Supplied entries:
- - - -

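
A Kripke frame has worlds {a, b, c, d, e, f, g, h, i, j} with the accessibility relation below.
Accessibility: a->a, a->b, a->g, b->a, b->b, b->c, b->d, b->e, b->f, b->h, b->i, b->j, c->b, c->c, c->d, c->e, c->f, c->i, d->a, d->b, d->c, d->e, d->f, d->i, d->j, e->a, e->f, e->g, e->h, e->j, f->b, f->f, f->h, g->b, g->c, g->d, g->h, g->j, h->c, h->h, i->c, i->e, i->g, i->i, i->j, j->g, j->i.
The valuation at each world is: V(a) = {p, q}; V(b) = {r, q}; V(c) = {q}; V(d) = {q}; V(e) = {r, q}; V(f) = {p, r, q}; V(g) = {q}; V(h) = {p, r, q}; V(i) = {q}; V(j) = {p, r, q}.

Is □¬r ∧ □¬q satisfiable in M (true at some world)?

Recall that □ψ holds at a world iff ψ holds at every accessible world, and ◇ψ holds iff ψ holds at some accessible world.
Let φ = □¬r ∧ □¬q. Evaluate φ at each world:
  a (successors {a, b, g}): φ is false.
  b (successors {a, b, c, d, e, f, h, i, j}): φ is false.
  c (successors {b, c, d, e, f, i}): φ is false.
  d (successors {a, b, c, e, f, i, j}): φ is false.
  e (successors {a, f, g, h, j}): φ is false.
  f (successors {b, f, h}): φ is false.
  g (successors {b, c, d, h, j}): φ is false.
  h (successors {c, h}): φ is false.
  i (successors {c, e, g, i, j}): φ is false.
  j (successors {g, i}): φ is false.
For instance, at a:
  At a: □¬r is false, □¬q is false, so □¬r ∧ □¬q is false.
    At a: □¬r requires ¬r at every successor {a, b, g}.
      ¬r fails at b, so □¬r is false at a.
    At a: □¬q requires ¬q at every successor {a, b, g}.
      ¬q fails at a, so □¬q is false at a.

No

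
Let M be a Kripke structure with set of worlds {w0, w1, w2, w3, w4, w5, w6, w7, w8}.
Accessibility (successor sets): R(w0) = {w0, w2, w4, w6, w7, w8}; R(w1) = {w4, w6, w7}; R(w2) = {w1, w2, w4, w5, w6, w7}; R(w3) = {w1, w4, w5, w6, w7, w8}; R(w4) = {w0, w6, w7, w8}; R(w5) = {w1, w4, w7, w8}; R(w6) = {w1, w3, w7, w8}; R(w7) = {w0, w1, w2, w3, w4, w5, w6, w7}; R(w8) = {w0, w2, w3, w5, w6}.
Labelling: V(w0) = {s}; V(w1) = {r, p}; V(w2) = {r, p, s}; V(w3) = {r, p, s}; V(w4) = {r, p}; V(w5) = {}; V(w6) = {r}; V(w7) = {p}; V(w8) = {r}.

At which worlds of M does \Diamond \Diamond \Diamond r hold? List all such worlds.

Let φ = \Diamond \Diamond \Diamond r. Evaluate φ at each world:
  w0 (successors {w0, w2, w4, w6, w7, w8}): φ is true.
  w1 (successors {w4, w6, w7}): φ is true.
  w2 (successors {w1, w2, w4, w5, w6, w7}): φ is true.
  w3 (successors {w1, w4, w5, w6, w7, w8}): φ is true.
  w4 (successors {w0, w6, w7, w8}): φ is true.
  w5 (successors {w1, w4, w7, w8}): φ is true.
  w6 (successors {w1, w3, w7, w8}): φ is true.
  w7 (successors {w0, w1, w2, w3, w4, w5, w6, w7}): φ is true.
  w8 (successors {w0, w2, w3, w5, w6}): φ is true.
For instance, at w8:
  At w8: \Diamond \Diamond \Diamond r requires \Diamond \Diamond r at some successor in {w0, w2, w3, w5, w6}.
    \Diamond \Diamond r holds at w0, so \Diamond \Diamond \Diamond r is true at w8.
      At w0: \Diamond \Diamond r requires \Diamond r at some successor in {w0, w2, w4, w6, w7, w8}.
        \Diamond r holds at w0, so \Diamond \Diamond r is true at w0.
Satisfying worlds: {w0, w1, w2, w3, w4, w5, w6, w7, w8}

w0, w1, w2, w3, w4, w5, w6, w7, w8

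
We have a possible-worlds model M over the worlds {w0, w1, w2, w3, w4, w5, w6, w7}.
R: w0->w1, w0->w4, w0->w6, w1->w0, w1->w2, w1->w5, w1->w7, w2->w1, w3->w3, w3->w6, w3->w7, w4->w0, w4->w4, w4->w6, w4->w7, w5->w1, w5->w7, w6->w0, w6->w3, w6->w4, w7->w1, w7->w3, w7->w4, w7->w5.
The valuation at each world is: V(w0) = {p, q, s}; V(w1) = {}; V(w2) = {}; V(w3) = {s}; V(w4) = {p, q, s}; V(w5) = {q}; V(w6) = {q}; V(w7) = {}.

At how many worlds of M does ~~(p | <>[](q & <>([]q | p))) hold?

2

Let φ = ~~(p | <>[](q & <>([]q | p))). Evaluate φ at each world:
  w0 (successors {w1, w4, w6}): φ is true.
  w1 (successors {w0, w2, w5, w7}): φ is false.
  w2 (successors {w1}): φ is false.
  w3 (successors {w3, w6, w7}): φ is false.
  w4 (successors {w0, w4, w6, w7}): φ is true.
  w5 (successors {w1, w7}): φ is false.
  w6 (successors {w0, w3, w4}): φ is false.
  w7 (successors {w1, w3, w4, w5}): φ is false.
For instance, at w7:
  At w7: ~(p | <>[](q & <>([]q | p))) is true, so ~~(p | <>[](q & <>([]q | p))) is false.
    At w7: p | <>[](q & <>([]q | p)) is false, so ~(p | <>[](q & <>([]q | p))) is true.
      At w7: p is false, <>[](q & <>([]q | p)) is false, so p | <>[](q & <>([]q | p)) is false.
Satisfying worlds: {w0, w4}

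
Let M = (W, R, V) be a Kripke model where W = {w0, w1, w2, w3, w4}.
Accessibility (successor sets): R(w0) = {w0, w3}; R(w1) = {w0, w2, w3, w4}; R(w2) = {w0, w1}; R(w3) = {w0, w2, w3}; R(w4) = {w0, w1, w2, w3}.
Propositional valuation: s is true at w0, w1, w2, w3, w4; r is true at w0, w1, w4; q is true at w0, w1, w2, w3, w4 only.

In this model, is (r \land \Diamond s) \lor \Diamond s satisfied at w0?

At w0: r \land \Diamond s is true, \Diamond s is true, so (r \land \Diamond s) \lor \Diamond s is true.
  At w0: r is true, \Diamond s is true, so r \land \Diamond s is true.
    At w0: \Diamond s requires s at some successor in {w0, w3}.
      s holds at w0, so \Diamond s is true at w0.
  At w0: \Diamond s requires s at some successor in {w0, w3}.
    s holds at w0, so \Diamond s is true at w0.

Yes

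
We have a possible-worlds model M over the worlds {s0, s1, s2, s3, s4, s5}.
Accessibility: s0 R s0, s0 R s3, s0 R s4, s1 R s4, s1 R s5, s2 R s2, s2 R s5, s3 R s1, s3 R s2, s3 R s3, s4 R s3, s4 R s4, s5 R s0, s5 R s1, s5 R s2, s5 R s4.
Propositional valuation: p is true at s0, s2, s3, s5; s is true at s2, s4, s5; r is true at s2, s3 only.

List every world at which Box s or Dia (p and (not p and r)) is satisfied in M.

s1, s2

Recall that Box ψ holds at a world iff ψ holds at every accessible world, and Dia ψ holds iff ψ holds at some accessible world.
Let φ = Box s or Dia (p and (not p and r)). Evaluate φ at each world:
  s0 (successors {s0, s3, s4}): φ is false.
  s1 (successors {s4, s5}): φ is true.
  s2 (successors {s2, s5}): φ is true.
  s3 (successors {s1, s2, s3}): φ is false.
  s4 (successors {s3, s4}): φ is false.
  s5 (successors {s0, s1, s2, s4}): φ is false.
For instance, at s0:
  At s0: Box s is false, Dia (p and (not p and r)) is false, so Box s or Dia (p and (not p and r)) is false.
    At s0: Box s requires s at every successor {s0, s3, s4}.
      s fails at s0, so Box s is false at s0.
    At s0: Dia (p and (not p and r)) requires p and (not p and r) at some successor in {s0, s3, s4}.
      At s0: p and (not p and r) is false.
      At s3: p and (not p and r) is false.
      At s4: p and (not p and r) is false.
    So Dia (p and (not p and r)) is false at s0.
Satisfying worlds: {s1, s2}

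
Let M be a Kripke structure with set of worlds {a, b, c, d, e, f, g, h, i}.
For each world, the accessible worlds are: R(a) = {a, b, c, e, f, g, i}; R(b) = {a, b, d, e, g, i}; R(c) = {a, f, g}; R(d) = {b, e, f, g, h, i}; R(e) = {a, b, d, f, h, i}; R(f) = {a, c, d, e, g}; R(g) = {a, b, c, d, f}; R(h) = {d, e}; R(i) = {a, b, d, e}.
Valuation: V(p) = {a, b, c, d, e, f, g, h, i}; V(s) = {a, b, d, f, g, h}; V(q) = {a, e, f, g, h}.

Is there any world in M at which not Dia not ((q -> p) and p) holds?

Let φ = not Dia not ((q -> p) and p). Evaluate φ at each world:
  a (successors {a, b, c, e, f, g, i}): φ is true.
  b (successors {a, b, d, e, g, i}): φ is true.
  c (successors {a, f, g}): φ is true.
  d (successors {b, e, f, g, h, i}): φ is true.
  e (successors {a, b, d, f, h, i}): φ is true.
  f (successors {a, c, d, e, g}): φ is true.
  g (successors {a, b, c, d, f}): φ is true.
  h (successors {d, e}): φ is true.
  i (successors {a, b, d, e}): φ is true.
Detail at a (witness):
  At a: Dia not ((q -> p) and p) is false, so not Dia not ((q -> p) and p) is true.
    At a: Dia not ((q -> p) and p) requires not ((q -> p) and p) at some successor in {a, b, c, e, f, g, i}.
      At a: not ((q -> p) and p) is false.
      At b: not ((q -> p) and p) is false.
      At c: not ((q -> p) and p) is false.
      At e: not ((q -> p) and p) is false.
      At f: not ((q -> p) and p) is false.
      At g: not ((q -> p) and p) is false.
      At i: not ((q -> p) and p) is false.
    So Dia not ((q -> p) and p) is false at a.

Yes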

- - - -

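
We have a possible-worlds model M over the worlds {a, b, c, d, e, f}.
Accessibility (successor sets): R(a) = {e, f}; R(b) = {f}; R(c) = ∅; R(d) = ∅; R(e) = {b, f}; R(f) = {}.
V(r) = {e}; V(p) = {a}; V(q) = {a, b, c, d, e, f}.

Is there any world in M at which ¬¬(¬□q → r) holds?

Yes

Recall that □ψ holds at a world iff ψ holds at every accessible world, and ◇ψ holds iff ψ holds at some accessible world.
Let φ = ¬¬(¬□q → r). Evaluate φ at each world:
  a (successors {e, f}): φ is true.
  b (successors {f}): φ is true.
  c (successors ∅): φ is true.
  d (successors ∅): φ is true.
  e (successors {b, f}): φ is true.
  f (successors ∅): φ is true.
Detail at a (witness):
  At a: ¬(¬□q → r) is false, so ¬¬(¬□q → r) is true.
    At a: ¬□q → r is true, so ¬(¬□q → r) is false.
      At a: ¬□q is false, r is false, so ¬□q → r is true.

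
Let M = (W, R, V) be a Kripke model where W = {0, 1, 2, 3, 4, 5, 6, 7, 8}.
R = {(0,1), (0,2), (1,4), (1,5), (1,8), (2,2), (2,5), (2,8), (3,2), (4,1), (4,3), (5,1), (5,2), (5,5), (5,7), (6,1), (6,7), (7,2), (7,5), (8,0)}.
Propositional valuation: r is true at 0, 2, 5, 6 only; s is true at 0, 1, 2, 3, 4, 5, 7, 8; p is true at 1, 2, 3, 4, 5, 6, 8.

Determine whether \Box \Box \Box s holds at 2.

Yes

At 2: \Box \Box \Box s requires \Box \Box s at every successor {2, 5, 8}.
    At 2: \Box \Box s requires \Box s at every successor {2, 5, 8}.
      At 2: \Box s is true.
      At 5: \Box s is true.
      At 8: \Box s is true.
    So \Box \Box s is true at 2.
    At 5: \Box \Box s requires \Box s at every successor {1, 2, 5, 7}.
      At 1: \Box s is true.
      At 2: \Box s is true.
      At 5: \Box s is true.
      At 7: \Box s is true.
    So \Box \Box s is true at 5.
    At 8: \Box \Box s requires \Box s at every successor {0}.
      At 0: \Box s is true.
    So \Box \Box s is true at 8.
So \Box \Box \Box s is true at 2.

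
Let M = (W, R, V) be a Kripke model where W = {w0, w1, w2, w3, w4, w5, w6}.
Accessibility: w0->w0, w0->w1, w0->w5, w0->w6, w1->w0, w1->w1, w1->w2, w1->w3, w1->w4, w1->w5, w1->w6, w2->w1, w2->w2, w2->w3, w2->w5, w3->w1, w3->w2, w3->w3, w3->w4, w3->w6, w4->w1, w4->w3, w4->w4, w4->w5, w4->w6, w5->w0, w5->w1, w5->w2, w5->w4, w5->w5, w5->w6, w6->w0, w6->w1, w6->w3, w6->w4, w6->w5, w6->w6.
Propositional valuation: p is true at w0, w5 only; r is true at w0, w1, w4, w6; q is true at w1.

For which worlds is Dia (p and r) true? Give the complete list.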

- - - -

Brief: Here the output must be the lines above from the line with "Propositional valuation: s" to the line with "Propositional valuation: p is true at s0, s2, s3, s5;", both included, duplicated word for word and nothing else.

Solution to this exercise:
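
Propositional valuation: s is true at w0, w1, w2, w3, w4; r is true at w0, w1, w4; q is true at w0, w1, w2, w3, w4 only.

In this model, is (r \land \Diamond s) \lor \Diamond s satisfied at w0?

At w0: r \land \Diamond s is true, \Diamond s is true, so (r \land \Diamond s) \lor \Diamond s is true.
  At w0: r is true, \Diamond s is true, so r \land \Diamond s is true.
    At w0: \Diamond s requires s at some successor in {w0, w3}.
      s holds at w0, so \Diamond s is true at w0.
  At w0: \Diamond s requires s at some successor in {w0, w3}.
    s holds at w0, so \Diamond s is true at w0.

Yes

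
We have a possible-worlds model M over the worlds {s0, s1, s2, s3, s4, s5}.
Accessibility: s0 R s0, s0 R s3, s0 R s4, s1 R s4, s1 R s5, s2 R s2, s2 R s5, s3 R s1, s3 R s2, s3 R s3, s4 R s3, s4 R s4, s5 R s0, s5 R s1, s5 R s2, s5 R s4.
Propositional valuation: p is true at s0, s2, s3, s5; s is true at s2, s4, s5; r is true at s2, s3 only.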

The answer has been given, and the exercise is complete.